* **Your task**: In the data, extract each line that holds the string "gold".
******************************
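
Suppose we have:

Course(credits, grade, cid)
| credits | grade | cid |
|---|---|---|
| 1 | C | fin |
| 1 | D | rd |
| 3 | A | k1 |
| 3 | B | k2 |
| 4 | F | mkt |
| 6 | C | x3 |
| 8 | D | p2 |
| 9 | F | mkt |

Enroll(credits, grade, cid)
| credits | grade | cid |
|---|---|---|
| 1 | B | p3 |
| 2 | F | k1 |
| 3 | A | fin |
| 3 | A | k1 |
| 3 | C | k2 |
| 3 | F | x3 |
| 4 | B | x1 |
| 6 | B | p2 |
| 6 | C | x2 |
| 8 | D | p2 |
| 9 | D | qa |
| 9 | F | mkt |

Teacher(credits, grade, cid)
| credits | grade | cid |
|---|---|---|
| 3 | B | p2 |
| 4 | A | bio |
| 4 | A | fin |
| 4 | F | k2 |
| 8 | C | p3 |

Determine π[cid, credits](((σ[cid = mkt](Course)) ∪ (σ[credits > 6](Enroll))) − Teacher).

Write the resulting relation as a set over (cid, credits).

{(mkt, 4), (mkt, 9), (p2, 8), (qa, 9)}

Filtering on cid = mkt leaves {(4, F, mkt), (9, F, mkt)}.
Filtering on credits > 6 leaves {(8, D, p2), (9, D, qa), (9, F, mkt)}.
Union: {(4, F, mkt), (9, F, mkt)} with {(8, D, p2), (9, D, qa), (9, F, mkt)} → {(4, F, mkt), (8, D, p2), (9, D, qa), (9, F, mkt)}
Difference: {(4, F, mkt), (8, D, p2), (9, D, qa), (9, F, mkt)} with {(3, B, p2), (4, A, bio), (4, A, fin), (4, F, k2), (8, C, p3)} → {(4, F, mkt), (8, D, p2), (9, D, qa), (9, F, mkt)}
Projecting to cid, credits: {(mkt, 4), (mkt, 9), (p2, 8), (qa, 9)}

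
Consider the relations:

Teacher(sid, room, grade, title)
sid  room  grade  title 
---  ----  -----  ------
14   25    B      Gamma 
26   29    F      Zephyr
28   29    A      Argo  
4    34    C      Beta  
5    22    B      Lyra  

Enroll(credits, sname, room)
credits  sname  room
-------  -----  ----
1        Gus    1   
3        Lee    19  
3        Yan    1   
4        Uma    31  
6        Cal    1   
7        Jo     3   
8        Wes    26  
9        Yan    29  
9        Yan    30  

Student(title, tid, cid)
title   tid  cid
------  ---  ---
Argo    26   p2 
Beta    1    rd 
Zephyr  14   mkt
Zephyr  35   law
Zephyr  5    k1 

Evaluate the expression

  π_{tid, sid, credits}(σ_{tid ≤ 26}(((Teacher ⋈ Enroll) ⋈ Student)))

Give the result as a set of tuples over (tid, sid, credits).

{(14, 26, 9), (26, 28, 9), (5, 26, 9)}

Joining Teacher and Enroll on room yields {(26, 29, F, Zephyr, 9, Yan), (28, 29, A, Argo, 9, Yan)}.
Joining (Teacher ⋈ Enroll) and Student on title yields {(26, 29, F, Zephyr, 9, Yan, 14, mkt), (26, 29, F, Zephyr, 9, Yan, 35, law), (26, 29, F, Zephyr, 9, Yan, 5, k1), (28, 29, A, Argo, 9, Yan, 26, p2)}.
Filtering on tid ≤ 26 leaves {(26, 29, F, Zephyr, 9, Yan, 14, mkt), (26, 29, F, Zephyr, 9, Yan, 5, k1), (28, 29, A, Argo, 9, Yan, 26, p2)}.
π[tid, sid, credits]: project onto (tid, sid, credits) → {(14, 26, 9), (26, 28, 9), (5, 26, 9)}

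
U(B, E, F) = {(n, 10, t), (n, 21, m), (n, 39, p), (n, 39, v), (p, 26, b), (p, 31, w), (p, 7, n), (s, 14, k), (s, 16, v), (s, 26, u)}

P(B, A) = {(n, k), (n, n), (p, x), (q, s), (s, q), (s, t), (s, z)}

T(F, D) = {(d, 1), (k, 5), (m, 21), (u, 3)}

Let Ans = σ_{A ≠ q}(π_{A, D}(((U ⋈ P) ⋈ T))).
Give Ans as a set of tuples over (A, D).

Joining U and P on B yields {(n, 10, t, k), (n, 10, t, n), (n, 21, m, k), (n, 21, m, n), (n, 39, p, k), (n, 39, p, n), (n, 39, v, k), (n, 39, v, n), (p, 26, b, x), (p, 31, w, x), (p, 7, n, x), (s, 14, k, q), (s, 14, k, t), (s, 14, k, z), (s, 16, v, q), (s, 16, v, t), (s, 16, v, z), (s, 26, u, q), (s, 26, u, t), (s, 26, u, z)}.
Joining (U ⋈ P) and T on F yields {(n, 21, m, k, 21), (n, 21, m, n, 21), (s, 14, k, q, 5), (s, 14, k, t, 5), (s, 14, k, z, 5), (s, 26, u, q, 3), (s, 26, u, t, 3), (s, 26, u, z, 3)}.
Projecting to A, D: {(k, 21), (n, 21), (q, 3), (q, 5), (t, 3), (t, 5), (z, 3), (z, 5)}
Selection A ≠ q: {(k, 21), (n, 21), (t, 3), (t, 5), (z, 3), (z, 5)}

{(k, 21), (n, 21), (t, 3), (t, 5), (z, 3), (z, 5)}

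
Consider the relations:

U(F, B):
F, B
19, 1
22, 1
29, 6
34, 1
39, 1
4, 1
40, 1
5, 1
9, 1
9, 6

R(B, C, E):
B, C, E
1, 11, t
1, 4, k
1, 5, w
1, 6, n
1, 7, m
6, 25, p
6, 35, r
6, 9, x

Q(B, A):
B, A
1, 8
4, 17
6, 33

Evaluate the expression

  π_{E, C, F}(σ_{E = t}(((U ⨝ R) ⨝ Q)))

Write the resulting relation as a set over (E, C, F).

{(t, 11, 19), (t, 11, 22), (t, 11, 34), (t, 11, 39), (t, 11, 4), (t, 11, 40), (t, 11, 5), (t, 11, 9)}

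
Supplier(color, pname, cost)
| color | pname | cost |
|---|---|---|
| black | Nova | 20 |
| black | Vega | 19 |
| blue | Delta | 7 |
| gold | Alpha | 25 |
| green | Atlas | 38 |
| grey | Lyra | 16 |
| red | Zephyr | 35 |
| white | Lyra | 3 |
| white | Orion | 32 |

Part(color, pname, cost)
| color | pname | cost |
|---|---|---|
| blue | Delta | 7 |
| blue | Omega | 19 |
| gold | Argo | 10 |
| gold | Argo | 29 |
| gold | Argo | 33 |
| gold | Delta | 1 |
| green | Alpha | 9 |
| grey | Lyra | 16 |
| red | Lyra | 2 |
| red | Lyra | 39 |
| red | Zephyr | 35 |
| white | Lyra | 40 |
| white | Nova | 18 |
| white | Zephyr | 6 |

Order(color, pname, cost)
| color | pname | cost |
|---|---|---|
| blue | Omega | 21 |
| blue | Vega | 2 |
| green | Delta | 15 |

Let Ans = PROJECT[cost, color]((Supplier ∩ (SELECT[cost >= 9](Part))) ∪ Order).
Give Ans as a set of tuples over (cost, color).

{(15, green), (16, grey), (2, blue), (21, blue), (35, red)}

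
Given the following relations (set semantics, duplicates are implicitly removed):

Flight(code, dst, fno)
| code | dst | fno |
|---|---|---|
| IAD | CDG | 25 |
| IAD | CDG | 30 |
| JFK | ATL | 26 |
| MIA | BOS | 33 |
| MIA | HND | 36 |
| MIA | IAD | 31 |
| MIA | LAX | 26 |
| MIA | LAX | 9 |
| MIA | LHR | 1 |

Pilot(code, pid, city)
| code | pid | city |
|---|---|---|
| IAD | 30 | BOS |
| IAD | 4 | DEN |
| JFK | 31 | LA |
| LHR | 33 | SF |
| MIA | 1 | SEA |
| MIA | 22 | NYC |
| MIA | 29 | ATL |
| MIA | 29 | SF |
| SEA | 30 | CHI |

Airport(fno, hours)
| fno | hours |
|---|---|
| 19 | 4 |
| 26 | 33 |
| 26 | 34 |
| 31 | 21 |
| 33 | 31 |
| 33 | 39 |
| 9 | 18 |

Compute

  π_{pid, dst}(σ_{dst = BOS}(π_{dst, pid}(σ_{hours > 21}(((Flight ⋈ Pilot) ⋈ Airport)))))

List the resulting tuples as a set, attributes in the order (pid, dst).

Joining Flight and Pilot on code yields {(IAD, CDG, 25, 30, BOS), (IAD, CDG, 25, 4, DEN), (IAD, CDG, 30, 30, BOS), (IAD, CDG, 30, 4, DEN), (JFK, ATL, 26, 31, LA), (MIA, BOS, 33, 1, SEA), (MIA, BOS, 33, 22, NYC), (MIA, BOS, 33, 29, ATL), (MIA, BOS, 33, 29, SF), (MIA, HND, 36, 1, SEA), (MIA, HND, 36, 22, NYC), (MIA, HND, 36, 29, ATL), (MIA, HND, 36, 29, SF), (MIA, IAD, 31, 1, SEA), (MIA, IAD, 31, 22, NYC), (MIA, IAD, 31, 29, ATL), (MIA, IAD, 31, 29, SF), (MIA, LAX, 26, 1, SEA), (MIA, LAX, 26, 22, NYC), (MIA, LAX, 26, 29, ATL), (MIA, LAX, 26, 29, SF), (MIA, LAX, 9, 1, SEA), (MIA, LAX, 9, 22, NYC), (MIA, LAX, 9, 29, ATL), (MIA, LAX, 9, 29, SF), (MIA, LHR, 1, 1, SEA), (MIA, LHR, 1, 22, NYC), (MIA, LHR, 1, 29, ATL), (MIA, LHR, 1, 29, SF)}.
Joining (Flight ⋈ Pilot) and Airport on fno yields {(JFK, ATL, 26, 31, LA, 33), (JFK, ATL, 26, 31, LA, 34), (MIA, BOS, 33, 1, SEA, 31), (MIA, BOS, 33, 1, SEA, 39), (MIA, BOS, 33, 22, NYC, 31), (MIA, BOS, 33, 22, NYC, 39), (MIA, BOS, 33, 29, ATL, 31), (MIA, BOS, 33, 29, ATL, 39), (MIA, BOS, 33, 29, SF, 31), (MIA, BOS, 33, 29, SF, 39), (MIA, IAD, 31, 1, SEA, 21), (MIA, IAD, 31, 22, NYC, 21), (MIA, IAD, 31, 29, ATL, 21), (MIA, IAD, 31, 29, SF, 21), (MIA, LAX, 26, 1, SEA, 33), (MIA, LAX, 26, 1, SEA, 34), (MIA, LAX, 26, 22, NYC, 33), (MIA, LAX, 26, 22, NYC, 34), (MIA, LAX, 26, 29, ATL, 33), (MIA, LAX, 26, 29, ATL, 34), (MIA, LAX, 26, 29, SF, 33), (MIA, LAX, 26, 29, SF, 34), (MIA, LAX, 9, 1, SEA, 18), (MIA, LAX, 9, 22, NYC, 18), (MIA, LAX, 9, 29, ATL, 18), (MIA, LAX, 9, 29, SF, 18)}.
Selection hours > 21: {(JFK, ATL, 26, 31, LA, 33), (JFK, ATL, 26, 31, LA, 34), (MIA, BOS, 33, 1, SEA, 31), (MIA, BOS, 33, 1, SEA, 39), (MIA, BOS, 33, 22, NYC, 31), (MIA, BOS, 33, 22, NYC, 39), (MIA, BOS, 33, 29, ATL, 31), (MIA, BOS, 33, 29, ATL, 39), (MIA, BOS, 33, 29, SF, 31), (MIA, BOS, 33, 29, SF, 39), (MIA, LAX, 26, 1, SEA, 33), (MIA, LAX, 26, 1, SEA, 34), (MIA, LAX, 26, 22, NYC, 33), (MIA, LAX, 26, 22, NYC, 34), (MIA, LAX, 26, 29, ATL, 33), (MIA, LAX, 26, 29, ATL, 34), (MIA, LAX, 26, 29, SF, 33), (MIA, LAX, 26, 29, SF, 34)}
π[dst, pid]: project onto (dst, pid) (11 duplicate(s) eliminated) → {(ATL, 31), (BOS, 1), (BOS, 22), (BOS, 29), (LAX, 1), (LAX, 22), (LAX, 29)}
Selection dst = BOS: {(BOS, 1), (BOS, 22), (BOS, 29)}
π[pid, dst]: project onto (pid, dst) → {(1, BOS), (22, BOS), (29, BOS)}

{(1, BOS), (22, BOS), (29, BOS)}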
******************************
* **Task response**:
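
| gold | Alpha | 25 |
| gold | Argo | 10 |
| gold | Argo | 29 |
| gold | Argo | 33 |
| gold | Delta | 1 |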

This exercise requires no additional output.